§ **Your objective**: Retype exactly the lines that run from the start of the data to the line holding "(s1, c, #) → (s0, AA#)", including both, and only those.

§ **Data provided**:
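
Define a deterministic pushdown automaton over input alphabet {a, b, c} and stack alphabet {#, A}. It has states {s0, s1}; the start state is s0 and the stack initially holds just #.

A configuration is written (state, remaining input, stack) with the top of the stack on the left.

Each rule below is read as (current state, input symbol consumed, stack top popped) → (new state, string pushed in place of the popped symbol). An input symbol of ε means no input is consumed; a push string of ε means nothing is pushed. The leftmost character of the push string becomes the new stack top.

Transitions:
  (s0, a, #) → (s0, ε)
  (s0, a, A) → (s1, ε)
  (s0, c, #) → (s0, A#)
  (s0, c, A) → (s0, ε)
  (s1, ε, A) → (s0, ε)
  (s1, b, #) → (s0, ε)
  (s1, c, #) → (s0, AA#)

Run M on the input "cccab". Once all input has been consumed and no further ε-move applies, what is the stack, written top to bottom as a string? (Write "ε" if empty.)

(s0, cccab, #)
  read c, top #: go to s0, push A# → (s0, ccab, A#)
  read c, top A: go to s0, push ε → (s0, cab, #)
  read c, top #: go to s0, push A# → (s0, ab, A#)
  read a, top A: go to s1, push ε → (s1, b, #)
  read b, top #: go to s0, push ε → (s0, ε, ε)
All input consumed in state s0 with stack ε.

ε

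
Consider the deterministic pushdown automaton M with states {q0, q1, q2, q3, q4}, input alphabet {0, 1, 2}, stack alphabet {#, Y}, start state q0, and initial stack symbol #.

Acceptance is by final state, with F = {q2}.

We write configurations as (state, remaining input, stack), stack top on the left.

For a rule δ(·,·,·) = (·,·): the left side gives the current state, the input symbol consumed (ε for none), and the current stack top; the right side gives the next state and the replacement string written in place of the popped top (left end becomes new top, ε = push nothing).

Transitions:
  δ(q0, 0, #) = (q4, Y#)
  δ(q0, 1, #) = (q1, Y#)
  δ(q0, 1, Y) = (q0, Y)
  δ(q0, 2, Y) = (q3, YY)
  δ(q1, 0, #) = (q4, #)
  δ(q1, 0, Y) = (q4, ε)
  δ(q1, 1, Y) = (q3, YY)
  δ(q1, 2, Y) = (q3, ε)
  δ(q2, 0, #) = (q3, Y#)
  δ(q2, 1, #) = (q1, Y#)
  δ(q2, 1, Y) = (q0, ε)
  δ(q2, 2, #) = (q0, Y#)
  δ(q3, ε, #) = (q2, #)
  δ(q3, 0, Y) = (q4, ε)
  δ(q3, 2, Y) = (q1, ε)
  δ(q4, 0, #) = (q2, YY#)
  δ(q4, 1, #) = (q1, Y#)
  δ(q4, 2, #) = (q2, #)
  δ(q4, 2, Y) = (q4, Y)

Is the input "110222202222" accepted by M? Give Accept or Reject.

Reject

(q0, 110222202222, #)
  read 1, top #: go to q1, push Y# → (q1, 10222202222, Y#)
  read 1, top Y: go to q3, push YY → (q3, 0222202222, YY#)
  read 0, top Y: go to q4, push ε → (q4, 222202222, Y#)
  read 2, top Y: go to q4, push Y → (q4, 22202222, Y#)
  read 2, top Y: go to q4, push Y → (q4, 2202222, Y#)
  read 2, top Y: go to q4, push Y → (q4, 202222, Y#)
  read 2, top Y: go to q4, push Y → (q4, 02222, Y#)
No transition applies at (q4, 02222, Y#); input not fully consumed.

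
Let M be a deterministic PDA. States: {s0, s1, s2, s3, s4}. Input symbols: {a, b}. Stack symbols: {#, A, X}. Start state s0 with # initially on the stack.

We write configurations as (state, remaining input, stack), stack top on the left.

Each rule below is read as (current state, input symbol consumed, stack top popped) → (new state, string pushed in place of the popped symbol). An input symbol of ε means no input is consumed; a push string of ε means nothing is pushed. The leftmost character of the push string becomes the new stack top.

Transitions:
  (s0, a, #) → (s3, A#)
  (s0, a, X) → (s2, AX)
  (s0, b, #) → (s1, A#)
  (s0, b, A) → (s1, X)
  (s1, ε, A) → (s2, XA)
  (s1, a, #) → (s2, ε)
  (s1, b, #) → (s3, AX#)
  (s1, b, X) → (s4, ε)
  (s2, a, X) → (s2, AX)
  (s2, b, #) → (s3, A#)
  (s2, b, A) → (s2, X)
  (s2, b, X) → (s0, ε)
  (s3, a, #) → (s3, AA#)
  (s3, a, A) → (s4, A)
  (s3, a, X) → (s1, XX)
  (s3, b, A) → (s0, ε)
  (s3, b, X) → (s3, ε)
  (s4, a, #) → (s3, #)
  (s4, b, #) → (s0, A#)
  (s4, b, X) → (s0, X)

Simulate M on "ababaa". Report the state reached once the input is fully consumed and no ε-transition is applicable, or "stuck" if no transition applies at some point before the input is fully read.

(s0, ababaa, #)
  read a, top #: go to s3, push A# → (s3, babaa, A#)
  read b, top A: go to s0, push ε → (s0, abaa, #)
  read a, top #: go to s3, push A# → (s3, baa, A#)
  read b, top A: go to s0, push ε → (s0, aa, #)
  read a, top #: go to s3, push A# → (s3, a, A#)
  read a, top A: go to s4, push A → (s4, ε, A#)
All input consumed; M is in state s4.

s4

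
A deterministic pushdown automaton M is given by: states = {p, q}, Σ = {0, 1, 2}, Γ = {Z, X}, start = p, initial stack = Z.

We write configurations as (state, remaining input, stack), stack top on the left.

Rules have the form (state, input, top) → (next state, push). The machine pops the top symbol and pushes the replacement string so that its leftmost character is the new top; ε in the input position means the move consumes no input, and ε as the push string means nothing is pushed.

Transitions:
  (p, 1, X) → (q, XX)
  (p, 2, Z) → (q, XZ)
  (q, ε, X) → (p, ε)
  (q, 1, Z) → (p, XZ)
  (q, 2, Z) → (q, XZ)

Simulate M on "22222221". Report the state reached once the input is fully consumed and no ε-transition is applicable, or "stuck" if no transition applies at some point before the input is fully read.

(p, 22222221, Z) ⊢ (q, 2222221, XZ) ⊢ (p, 2222221, Z) ⊢ (q, 222221, XZ) ⊢ (p, 222221, Z) ⊢ (q, 22221, XZ) ⊢ (p, 22221, Z) ⊢ (q, 2221, XZ) ⊢ (p, 2221, Z) ⊢ (q, 221, XZ) ⊢ (p, 221, Z) ⊢ (q, 21, XZ) ⊢ (p, 21, Z) ⊢ (q, 1, XZ) ⊢ (p, 1, Z)
No transition for (p, 1, top Z); M blocks with input 1 remaining.

stuck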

§ **Solution to this task**:
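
Define a deterministic pushdown automaton over input alphabet {a, b, c} and stack alphabet {#, A}. It has states {s0, s1}; the start state is s0 and the stack initially holds just #.

A configuration is written (state, remaining input, stack) with the top of the stack on the left.

Each rule below is read as (current state, input symbol consumed, stack top popped) → (new state, string pushed in place of the popped symbol). An input symbol of ε means no input is consumed; a push string of ε means nothing is pushed. The leftmost character of the push string becomes the new stack top.

Transitions:
  (s0, a, #) → (s0, ε)
  (s0, a, A) → (s1, ε)
  (s0, c, #) → (s0, A#)
  (s0, c, A) → (s0, ε)
  (s1, ε, A) → (s0, ε)
  (s1, b, #) → (s0, ε)
  (s1, c, #) → (s0, AA#)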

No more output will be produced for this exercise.